### Assigned task
Print the full listing exactly.

### Task data
——
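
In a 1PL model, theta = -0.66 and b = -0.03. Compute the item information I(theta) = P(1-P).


P = 1/(1+exp(-(-0.66--0.03))) = 0.3475
I = P*(1-P) = 0.3475 * 0.6525
I = 0.2267

0.2267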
——
### Task answer
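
In a 1PL model, theta = -0.66 and b = -0.03. Compute the item information I(theta) = P(1-P).


P = 1/(1+exp(-(-0.66--0.03))) = 0.3475
I = P*(1-P) = 0.3475 * 0.6525
I = 0.2267

0.2267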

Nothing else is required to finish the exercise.